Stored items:
--------

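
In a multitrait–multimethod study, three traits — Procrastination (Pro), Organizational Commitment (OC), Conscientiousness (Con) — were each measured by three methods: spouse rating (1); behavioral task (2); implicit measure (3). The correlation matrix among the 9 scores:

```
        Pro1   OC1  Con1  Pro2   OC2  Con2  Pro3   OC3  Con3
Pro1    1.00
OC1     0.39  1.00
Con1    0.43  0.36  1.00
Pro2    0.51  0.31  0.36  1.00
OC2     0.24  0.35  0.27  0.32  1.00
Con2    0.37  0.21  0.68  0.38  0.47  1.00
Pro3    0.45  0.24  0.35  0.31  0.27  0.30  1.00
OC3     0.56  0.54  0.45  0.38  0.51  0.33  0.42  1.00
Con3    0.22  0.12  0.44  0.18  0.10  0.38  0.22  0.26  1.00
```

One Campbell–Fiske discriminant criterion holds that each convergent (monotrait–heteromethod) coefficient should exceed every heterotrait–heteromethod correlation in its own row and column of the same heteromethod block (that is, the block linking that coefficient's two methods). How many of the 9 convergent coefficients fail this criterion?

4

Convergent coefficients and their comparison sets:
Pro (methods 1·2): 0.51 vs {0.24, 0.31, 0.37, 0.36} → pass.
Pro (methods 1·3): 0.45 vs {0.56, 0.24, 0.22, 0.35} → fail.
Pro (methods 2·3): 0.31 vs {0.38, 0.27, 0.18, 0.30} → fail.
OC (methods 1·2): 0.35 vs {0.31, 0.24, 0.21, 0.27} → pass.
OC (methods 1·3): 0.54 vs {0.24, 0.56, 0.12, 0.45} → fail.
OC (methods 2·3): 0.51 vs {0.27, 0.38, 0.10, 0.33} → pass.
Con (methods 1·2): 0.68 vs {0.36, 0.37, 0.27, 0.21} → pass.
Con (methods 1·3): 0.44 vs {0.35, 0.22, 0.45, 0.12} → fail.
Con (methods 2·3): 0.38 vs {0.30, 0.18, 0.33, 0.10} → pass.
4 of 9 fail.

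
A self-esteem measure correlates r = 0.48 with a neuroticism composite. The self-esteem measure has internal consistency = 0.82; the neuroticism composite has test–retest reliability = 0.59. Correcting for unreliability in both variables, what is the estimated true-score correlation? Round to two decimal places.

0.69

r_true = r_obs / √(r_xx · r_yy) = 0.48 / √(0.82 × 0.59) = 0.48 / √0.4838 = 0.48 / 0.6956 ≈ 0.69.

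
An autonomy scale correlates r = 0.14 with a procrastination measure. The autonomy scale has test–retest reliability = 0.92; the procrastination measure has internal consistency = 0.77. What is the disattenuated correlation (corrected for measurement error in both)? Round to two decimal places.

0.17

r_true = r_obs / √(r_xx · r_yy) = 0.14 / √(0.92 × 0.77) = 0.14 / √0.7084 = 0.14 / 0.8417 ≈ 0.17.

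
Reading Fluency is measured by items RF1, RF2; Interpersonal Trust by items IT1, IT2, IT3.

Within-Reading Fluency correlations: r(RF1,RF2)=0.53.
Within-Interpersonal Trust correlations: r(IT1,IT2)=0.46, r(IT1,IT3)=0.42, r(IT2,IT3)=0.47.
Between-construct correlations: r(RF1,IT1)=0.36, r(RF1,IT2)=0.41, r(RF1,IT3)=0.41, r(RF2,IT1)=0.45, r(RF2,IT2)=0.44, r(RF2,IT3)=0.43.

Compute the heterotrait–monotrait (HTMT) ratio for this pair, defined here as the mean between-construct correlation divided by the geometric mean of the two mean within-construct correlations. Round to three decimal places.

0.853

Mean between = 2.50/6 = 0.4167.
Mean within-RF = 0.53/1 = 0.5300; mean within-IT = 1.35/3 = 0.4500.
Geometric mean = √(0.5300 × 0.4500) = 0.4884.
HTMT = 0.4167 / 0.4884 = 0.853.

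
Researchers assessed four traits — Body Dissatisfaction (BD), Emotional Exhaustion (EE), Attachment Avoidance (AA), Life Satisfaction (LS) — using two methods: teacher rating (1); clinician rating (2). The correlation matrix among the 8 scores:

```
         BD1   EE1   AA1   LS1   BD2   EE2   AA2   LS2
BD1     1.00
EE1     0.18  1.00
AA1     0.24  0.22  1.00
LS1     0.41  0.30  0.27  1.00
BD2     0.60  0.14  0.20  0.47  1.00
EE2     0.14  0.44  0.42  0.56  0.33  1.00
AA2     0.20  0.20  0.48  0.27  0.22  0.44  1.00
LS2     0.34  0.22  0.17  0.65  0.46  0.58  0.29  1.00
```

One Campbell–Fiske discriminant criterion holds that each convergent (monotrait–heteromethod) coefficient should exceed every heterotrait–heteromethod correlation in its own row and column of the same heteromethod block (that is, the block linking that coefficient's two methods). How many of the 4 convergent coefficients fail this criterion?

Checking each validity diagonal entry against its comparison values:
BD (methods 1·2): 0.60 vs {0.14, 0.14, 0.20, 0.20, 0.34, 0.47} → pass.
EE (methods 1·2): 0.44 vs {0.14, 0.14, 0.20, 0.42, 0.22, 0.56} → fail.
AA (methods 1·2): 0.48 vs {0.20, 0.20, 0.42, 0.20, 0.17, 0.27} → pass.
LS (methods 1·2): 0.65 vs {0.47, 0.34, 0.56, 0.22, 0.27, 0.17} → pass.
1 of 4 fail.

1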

--------

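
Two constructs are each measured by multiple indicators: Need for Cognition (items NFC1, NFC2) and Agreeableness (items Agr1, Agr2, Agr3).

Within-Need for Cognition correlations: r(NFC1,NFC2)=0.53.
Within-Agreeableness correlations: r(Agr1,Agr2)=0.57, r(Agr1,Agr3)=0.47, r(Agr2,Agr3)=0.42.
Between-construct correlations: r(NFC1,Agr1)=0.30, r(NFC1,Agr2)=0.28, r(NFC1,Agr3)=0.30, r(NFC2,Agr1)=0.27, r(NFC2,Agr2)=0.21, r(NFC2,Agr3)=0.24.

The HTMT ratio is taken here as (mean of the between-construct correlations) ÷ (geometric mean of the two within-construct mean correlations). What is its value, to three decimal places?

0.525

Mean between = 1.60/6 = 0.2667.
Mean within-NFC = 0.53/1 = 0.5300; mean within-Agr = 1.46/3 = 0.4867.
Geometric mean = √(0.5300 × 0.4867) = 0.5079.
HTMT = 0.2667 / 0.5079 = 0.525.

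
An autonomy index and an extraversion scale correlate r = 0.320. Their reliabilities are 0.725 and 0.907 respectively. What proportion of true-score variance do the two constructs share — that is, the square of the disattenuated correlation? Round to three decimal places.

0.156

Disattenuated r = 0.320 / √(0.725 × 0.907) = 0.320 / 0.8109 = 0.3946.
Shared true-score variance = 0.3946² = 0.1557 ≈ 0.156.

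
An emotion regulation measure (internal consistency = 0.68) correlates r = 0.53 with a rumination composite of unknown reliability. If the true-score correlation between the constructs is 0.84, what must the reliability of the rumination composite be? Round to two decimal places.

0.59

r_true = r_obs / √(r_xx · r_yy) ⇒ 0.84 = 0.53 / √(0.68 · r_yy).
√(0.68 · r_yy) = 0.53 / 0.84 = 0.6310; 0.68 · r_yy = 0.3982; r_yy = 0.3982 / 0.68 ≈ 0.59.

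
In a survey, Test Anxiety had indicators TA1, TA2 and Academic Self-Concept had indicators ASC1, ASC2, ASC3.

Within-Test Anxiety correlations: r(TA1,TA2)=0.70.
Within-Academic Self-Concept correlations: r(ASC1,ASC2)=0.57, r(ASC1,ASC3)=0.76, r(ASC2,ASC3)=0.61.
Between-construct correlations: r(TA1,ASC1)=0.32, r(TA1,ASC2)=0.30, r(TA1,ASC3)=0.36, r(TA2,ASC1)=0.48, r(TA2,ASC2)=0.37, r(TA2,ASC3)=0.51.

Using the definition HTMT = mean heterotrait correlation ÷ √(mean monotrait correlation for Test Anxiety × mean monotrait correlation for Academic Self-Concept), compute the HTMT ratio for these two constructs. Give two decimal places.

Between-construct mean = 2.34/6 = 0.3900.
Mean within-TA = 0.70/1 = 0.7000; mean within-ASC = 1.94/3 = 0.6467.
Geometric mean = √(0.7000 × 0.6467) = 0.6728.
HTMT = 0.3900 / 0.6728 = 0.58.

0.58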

--------

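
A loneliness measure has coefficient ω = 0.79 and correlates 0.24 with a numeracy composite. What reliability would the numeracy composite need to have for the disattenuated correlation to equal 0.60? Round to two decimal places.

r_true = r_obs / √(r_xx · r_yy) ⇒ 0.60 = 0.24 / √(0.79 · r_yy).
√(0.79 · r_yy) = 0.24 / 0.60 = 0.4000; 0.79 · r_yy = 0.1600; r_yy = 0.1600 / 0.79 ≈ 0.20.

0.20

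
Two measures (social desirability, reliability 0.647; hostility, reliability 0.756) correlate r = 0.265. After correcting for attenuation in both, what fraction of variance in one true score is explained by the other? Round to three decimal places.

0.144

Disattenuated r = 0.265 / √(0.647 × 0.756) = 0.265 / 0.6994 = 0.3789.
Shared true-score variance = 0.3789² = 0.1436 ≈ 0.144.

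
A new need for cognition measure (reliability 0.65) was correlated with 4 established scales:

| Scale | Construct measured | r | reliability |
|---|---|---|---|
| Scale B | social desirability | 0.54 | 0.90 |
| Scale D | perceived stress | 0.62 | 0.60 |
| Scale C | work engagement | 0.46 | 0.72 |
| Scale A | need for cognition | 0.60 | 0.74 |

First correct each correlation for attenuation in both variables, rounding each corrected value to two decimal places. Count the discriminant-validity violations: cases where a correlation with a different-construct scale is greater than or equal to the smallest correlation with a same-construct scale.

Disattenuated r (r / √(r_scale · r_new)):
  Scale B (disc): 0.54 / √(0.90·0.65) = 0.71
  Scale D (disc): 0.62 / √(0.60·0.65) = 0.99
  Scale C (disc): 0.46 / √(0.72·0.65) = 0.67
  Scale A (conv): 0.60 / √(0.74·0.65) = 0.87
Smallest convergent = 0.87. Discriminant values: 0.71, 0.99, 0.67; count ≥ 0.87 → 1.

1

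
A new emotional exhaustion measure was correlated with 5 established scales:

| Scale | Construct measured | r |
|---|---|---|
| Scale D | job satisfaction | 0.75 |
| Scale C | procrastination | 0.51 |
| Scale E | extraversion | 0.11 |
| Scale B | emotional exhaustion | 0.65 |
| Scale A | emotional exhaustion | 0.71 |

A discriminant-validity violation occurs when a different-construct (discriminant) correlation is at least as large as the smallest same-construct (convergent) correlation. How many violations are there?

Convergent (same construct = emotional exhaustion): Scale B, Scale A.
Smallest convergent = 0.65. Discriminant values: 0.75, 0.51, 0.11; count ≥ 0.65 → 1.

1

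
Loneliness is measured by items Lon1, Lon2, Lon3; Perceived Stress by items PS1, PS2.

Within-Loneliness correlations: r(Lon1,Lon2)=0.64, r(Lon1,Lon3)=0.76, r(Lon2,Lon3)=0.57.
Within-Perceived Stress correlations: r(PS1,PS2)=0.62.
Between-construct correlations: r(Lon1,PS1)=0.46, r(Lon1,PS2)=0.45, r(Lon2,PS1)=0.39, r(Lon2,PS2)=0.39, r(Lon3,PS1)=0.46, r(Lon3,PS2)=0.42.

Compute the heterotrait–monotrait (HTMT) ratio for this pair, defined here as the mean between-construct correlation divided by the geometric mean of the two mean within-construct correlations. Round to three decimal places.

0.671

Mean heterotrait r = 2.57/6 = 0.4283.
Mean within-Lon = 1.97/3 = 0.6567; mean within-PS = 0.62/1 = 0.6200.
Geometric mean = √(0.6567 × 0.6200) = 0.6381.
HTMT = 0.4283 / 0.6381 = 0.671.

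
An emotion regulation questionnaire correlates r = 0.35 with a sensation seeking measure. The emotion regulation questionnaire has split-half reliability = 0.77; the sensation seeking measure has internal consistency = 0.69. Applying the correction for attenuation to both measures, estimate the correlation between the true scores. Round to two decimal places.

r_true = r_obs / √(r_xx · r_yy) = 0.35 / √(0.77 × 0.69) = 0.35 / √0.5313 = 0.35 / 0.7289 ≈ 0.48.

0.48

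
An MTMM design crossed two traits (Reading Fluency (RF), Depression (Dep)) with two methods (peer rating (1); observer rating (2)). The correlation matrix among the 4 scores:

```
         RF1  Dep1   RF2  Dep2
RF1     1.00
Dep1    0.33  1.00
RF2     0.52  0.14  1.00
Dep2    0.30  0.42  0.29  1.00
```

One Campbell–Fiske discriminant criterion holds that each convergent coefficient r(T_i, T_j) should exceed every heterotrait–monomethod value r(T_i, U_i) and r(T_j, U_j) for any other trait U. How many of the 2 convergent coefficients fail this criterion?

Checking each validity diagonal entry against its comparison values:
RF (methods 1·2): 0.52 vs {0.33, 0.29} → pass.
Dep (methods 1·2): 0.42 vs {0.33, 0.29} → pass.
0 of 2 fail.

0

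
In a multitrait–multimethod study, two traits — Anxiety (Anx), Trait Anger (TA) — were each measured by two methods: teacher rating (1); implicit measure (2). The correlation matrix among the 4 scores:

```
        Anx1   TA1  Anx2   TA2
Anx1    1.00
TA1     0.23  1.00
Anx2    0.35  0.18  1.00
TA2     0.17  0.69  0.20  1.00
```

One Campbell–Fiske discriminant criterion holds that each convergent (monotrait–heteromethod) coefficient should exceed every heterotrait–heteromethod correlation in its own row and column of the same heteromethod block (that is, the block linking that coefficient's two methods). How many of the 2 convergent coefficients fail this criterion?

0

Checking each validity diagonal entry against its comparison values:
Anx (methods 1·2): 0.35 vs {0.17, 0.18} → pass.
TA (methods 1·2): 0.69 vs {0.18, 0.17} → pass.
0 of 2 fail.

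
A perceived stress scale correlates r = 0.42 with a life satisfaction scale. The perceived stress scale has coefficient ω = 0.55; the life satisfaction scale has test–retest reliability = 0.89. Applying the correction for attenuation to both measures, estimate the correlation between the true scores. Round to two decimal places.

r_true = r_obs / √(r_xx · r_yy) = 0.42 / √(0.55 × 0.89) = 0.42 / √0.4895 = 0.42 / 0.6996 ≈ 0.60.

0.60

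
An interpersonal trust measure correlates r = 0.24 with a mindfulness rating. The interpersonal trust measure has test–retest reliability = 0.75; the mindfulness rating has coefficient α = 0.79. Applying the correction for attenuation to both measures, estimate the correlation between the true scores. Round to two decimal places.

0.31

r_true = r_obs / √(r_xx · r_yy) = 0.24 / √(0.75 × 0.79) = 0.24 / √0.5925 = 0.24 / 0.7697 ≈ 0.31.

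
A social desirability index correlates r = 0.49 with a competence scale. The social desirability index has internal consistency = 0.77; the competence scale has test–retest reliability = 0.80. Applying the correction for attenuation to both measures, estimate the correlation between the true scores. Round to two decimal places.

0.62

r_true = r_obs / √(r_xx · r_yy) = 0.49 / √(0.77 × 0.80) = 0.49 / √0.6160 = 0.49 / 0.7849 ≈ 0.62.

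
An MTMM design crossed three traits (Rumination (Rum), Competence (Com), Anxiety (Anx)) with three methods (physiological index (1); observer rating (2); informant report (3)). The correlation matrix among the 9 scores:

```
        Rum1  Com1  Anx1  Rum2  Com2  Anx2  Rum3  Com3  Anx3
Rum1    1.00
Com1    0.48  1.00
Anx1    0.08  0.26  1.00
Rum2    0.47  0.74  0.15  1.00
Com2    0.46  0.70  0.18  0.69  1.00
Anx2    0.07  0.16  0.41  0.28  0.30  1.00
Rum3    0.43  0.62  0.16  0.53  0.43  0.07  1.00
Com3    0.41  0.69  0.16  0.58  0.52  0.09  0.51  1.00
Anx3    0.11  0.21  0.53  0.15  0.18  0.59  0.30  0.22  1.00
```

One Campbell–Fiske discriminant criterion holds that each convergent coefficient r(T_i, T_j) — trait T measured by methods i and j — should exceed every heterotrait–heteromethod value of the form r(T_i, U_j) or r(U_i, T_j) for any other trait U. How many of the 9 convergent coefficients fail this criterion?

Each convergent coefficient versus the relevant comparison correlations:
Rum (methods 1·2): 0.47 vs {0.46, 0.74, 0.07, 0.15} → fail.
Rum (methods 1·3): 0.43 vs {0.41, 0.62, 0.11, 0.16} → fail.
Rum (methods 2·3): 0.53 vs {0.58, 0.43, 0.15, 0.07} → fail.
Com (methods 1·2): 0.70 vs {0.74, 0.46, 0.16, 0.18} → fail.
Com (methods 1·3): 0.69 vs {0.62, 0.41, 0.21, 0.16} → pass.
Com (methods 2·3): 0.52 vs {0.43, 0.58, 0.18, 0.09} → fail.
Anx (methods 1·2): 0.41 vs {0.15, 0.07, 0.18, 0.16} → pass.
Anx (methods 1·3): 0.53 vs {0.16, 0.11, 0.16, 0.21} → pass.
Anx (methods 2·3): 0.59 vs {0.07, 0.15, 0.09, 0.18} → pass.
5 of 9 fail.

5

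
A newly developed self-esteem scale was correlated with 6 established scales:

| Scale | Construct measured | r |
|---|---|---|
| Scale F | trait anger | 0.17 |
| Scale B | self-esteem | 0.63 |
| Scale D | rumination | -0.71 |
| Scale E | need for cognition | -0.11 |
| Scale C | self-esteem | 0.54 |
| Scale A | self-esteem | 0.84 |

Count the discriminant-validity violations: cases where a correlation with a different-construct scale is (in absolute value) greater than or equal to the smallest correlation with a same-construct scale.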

--------

If a line in the entries above has the word "crossed", copy it.

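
An MTMM design crossed two traits (Reading Fluency (RF), Depression (Dep)) with two methods (peer rating (1); observer rating (2)). The correlation matrix among the 4 scores:
An MTMM design crossed three traits (Rumination (Rum), Competence (Com), Anxiety (Anx)) with three methods (physiological index (1); observer rating (2); informant report (3)). The correlation matrix among the 9 scores: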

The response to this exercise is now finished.